**What is needed:** Within the listing below, please copy exactly the lines between the line holding "2. rotate_crank_by(-67°)" and the line holding "2. rotate_crank_by(-65°)", inclusive.
Top of Given data
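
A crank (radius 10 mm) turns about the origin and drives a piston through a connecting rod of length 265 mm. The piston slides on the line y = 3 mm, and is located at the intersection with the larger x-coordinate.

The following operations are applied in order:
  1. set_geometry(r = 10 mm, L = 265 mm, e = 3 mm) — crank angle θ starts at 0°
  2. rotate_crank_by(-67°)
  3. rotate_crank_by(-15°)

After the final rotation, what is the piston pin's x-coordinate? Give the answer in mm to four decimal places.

set_geometry: r = 10 mm, L = 265 mm, e = 3 mm; θ ← 0°
rotate_crank_by(-67°): θ ← 0° -67° = -67°
rotate_crank_by(-15°): θ ← -67° -15° = -82°
crank pin P = (r cos θ, r sin θ) = (1.391731, -9.902681)
h = r sin θ − e = -9.902681 − 3 = -12.902681
x = r cos θ + √(L² − h²) = 1.391731 + √(70225.0 − 166.4792) = 1.391731 + 264.685702 = 266.077433

266.0774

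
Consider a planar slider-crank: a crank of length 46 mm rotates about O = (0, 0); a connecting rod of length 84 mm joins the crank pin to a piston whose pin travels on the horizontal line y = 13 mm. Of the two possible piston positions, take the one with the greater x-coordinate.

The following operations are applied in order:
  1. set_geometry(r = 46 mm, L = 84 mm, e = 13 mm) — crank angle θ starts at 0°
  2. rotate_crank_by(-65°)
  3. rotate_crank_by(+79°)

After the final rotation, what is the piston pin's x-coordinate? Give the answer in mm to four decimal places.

set_geometry: r = 46 mm, L = 84 mm, e = 13 mm; θ ← 0°
rotate_crank_by(-65°): θ ← 0° -65° = -65°
rotate_crank_by(+79°): θ ← -65° +79° = 14°
crank pin P = (r cos θ, r sin θ) = (44.633603, 11.128407)
h = r sin θ − e = 11.128407 − 13 = -1.871593
x = r cos θ + √(L² − h²) = 44.633603 + √(7056.0 − 3.5029) = 44.633603 + 83.979147 = 128.612750

128.6128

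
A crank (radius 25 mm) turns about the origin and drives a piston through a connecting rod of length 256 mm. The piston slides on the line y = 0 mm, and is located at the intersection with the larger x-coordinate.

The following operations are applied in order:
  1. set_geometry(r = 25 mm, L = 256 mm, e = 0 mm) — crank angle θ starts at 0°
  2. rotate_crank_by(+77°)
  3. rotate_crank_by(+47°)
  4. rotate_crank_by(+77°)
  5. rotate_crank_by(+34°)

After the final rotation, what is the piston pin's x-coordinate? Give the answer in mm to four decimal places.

240.8402

set_geometry: r = 25 mm, L = 256 mm, e = 0 mm; θ ← 0°
rotate_crank_by(+77°): θ ← 0° +77° = 77°
rotate_crank_by(+47°): θ ← 77° +47° = 124°
rotate_crank_by(+77°): θ ← 124° +77° = 201°
rotate_crank_by(+34°): θ ← 201° +34° = 235°
crank pin P = (r cos θ, r sin θ) = (-14.339411, -20.478801)
h = r sin θ − e = -20.478801 − 0 = -20.478801
x = r cos θ + √(L² − h²) = -14.339411 + √(65536.0 − 419.3813) = -14.339411 + 255.179581 = 240.840170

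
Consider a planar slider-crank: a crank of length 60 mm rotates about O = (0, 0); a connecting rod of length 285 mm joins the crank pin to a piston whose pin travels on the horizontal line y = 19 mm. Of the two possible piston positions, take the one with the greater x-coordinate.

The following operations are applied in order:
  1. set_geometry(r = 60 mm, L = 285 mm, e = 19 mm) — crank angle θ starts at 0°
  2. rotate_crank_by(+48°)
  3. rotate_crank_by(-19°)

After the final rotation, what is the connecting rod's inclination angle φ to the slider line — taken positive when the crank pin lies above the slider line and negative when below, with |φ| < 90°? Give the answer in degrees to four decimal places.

set_geometry: r = 60 mm, L = 285 mm, e = 19 mm; θ ← 0°
rotate_crank_by(+48°): θ ← 0° +48° = 48°
rotate_crank_by(-19°): θ ← 48° -19° = 29°
crank pin P = (r cos θ, r sin θ) = (52.477182, 29.088577)
h = r sin θ − e = 29.088577 − 19 = 10.088577
sin φ = h / L = 10.088577 / 285 = 0.03539852
φ = arcsin(0.03539852) = 2.028609°

2.0286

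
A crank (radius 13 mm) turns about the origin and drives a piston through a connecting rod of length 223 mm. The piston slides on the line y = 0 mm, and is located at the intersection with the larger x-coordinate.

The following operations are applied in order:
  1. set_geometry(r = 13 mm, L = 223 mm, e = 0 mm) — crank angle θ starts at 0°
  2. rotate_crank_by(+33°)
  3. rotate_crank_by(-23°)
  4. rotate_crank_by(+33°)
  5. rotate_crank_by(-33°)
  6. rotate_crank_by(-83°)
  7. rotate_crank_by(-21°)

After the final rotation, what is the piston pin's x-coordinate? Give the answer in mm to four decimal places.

221.7158

set_geometry: r = 13 mm, L = 223 mm, e = 0 mm; θ ← 0°
rotate_crank_by(+33°): θ ← 0° +33° = 33°
rotate_crank_by(-23°): θ ← 33° -23° = 10°
rotate_crank_by(+33°): θ ← 10° +33° = 43°
rotate_crank_by(-33°): θ ← 43° -33° = 10°
rotate_crank_by(-83°): θ ← 10° -83° = -73°
rotate_crank_by(-21°): θ ← -73° -21° = -94°
crank pin P = (r cos θ, r sin θ) = (-0.906834, -12.968333)
h = r sin θ − e = -12.968333 − 0 = -12.968333
x = r cos θ + √(L² − h²) = -0.906834 + √(49729.0 − 168.1777) = -0.906834 + 222.622601 = 221.715767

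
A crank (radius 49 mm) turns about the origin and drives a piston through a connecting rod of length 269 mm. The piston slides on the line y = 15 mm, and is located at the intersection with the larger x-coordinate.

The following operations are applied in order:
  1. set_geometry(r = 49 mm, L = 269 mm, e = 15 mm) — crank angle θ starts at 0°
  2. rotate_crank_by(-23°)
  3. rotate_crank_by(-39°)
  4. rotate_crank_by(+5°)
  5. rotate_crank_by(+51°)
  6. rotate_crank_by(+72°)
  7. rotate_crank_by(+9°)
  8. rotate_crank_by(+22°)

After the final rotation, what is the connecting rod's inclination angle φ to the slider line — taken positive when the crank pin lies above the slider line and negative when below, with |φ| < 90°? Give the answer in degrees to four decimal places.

set_geometry: r = 49 mm, L = 269 mm, e = 15 mm; θ ← 0°
rotate_crank_by(-23°): θ ← 0° -23° = -23°
rotate_crank_by(-39°): θ ← -23° -39° = -62°
rotate_crank_by(+5°): θ ← -62° +5° = -57°
rotate_crank_by(+51°): θ ← -57° +51° = -6°
rotate_crank_by(+72°): θ ← -6° +72° = 66°
rotate_crank_by(+9°): θ ← 66° +9° = 75°
rotate_crank_by(+22°): θ ← 75° +22° = 97°
crank pin P = (r cos θ, r sin θ) = (-5.971598, 48.634761)
h = r sin θ − e = 48.634761 − 15 = 33.634761
sin φ = h / L = 33.634761 / 269 = 0.12503629
φ = arcsin(0.12503629) = 7.182851°

7.1829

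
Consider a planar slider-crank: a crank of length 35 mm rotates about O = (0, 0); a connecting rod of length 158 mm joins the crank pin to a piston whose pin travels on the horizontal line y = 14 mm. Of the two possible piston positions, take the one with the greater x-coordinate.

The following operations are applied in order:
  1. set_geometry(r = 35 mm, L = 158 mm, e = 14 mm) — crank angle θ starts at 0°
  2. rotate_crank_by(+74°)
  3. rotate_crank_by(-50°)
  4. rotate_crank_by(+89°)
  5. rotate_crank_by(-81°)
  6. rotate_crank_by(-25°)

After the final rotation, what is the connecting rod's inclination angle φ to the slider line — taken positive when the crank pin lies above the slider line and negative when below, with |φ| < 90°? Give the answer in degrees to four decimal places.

set_geometry: r = 35 mm, L = 158 mm, e = 14 mm; θ ← 0°
rotate_crank_by(+74°): θ ← 0° +74° = 74°
rotate_crank_by(-50°): θ ← 74° -50° = 24°
rotate_crank_by(+89°): θ ← 24° +89° = 113°
rotate_crank_by(-81°): θ ← 113° -81° = 32°
rotate_crank_by(-25°): θ ← 32° -25° = 7°
crank pin P = (r cos θ, r sin θ) = (34.739115, 4.265427)
h = r sin θ − e = 4.265427 − 14 = -9.734573
sin φ = h / L = -9.734573 / 158 = -0.06161122
φ = arcsin(-0.06161122) = -3.532300°

-3.5323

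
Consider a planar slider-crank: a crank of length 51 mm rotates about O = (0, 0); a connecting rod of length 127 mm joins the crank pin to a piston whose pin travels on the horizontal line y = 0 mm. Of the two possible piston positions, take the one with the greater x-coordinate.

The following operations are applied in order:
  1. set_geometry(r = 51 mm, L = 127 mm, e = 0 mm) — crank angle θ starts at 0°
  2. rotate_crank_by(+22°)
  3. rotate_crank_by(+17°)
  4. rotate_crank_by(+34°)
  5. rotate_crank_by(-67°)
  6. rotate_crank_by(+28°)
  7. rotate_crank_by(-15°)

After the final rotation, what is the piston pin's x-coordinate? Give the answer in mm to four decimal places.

set_geometry: r = 51 mm, L = 127 mm, e = 0 mm; θ ← 0°
rotate_crank_by(+22°): θ ← 0° +22° = 22°
rotate_crank_by(+17°): θ ← 22° +17° = 39°
rotate_crank_by(+34°): θ ← 39° +34° = 73°
rotate_crank_by(-67°): θ ← 73° -67° = 6°
rotate_crank_by(+28°): θ ← 6° +28° = 34°
rotate_crank_by(-15°): θ ← 34° -15° = 19°
crank pin P = (r cos θ, r sin θ) = (48.221447, 16.603976)
h = r sin θ − e = 16.603976 − 0 = 16.603976
x = r cos θ + √(L² − h²) = 48.221447 + √(16129.0 − 275.6920) = 48.221447 + 125.909920 = 174.131367

174.1314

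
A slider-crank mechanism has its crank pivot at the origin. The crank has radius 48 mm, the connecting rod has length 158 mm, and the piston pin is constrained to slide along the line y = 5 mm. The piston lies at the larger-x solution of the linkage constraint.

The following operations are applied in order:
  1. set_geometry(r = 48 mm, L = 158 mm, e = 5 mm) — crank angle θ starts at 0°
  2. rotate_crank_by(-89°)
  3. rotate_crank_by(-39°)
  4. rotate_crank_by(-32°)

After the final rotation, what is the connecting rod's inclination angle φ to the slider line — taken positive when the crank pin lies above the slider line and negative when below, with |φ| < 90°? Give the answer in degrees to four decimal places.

-7.7904

set_geometry: r = 48 mm, L = 158 mm, e = 5 mm; θ ← 0°
rotate_crank_by(-89°): θ ← 0° -89° = -89°
rotate_crank_by(-39°): θ ← -89° -39° = -128°
rotate_crank_by(-32°): θ ← -128° -32° = -160°
crank pin P = (r cos θ, r sin θ) = (-45.105246, -16.416967)
h = r sin θ − e = -16.416967 − 5 = -21.416967
sin φ = h / L = -21.416967 / 158 = -0.13555042
φ = arcsin(-0.13555042) = -7.790449°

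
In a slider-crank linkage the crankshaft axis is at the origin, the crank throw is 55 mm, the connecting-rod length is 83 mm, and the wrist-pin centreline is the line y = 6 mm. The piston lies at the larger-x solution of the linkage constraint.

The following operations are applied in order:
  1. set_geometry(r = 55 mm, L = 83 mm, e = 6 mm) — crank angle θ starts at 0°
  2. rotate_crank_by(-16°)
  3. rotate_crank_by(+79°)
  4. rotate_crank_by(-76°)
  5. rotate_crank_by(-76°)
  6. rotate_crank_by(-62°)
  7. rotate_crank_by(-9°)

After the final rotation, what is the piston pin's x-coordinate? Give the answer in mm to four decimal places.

27.5218

set_geometry: r = 55 mm, L = 83 mm, e = 6 mm; θ ← 0°
rotate_crank_by(-16°): θ ← 0° -16° = -16°
rotate_crank_by(+79°): θ ← -16° +79° = 63°
rotate_crank_by(-76°): θ ← 63° -76° = -13°
rotate_crank_by(-76°): θ ← -13° -76° = -89°
rotate_crank_by(-62°): θ ← -89° -62° = -151°
rotate_crank_by(-9°): θ ← -151° -9° = -160°
crank pin P = (r cos θ, r sin θ) = (-51.683094, -18.811108)
h = r sin θ − e = -18.811108 − 6 = -24.811108
x = r cos θ + √(L² − h²) = -51.683094 + √(6889.0 − 615.5911) = -51.683094 + 79.204854 = 27.521760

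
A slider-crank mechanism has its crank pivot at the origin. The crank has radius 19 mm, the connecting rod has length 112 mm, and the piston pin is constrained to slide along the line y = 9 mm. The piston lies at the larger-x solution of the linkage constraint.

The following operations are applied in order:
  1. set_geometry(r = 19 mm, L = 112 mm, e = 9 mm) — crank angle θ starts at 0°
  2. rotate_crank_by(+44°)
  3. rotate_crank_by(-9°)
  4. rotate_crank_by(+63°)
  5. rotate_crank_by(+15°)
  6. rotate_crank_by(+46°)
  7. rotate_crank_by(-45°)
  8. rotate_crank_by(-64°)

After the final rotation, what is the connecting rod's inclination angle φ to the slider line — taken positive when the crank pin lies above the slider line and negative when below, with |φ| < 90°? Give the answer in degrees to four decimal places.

2.8429

set_geometry: r = 19 mm, L = 112 mm, e = 9 mm; θ ← 0°
rotate_crank_by(+44°): θ ← 0° +44° = 44°
rotate_crank_by(-9°): θ ← 44° -9° = 35°
rotate_crank_by(+63°): θ ← 35° +63° = 98°
rotate_crank_by(+15°): θ ← 98° +15° = 113°
rotate_crank_by(+46°): θ ← 113° +46° = 159°
rotate_crank_by(-45°): θ ← 159° -45° = 114°
rotate_crank_by(-64°): θ ← 114° -64° = 50°
crank pin P = (r cos θ, r sin θ) = (12.212965, 14.554844)
h = r sin θ − e = 14.554844 − 9 = 5.554844
sin φ = h / L = 5.554844 / 112 = 0.04959683
φ = arcsin(0.04959683) = 2.842855°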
Bottom of Given data
**Output of the exercise:**
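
  2. rotate_crank_by(-67°)
  3. rotate_crank_by(-15°)

After the final rotation, what is the piston pin's x-coordinate? Give the answer in mm to four decimal places.

set_geometry: r = 10 mm, L = 265 mm, e = 3 mm; θ ← 0°
rotate_crank_by(-67°): θ ← 0° -67° = -67°
rotate_crank_by(-15°): θ ← -67° -15° = -82°
crank pin P = (r cos θ, r sin θ) = (1.391731, -9.902681)
h = r sin θ − e = -9.902681 − 3 = -12.902681
x = r cos θ + √(L² − h²) = 1.391731 + √(70225.0 − 166.4792) = 1.391731 + 264.685702 = 266.077433

266.0774

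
Consider a planar slider-crank: a crank of length 46 mm rotates about O = (0, 0); a connecting rod of length 84 mm joins the crank pin to a piston whose pin travels on the horizontal line y = 13 mm. Of the two possible piston positions, take the one with the greater x-coordinate.

The following operations are applied in order:
  1. set_geometry(r = 46 mm, L = 84 mm, e = 13 mm) — crank angle θ starts at 0°
  2. rotate_crank_by(-65°)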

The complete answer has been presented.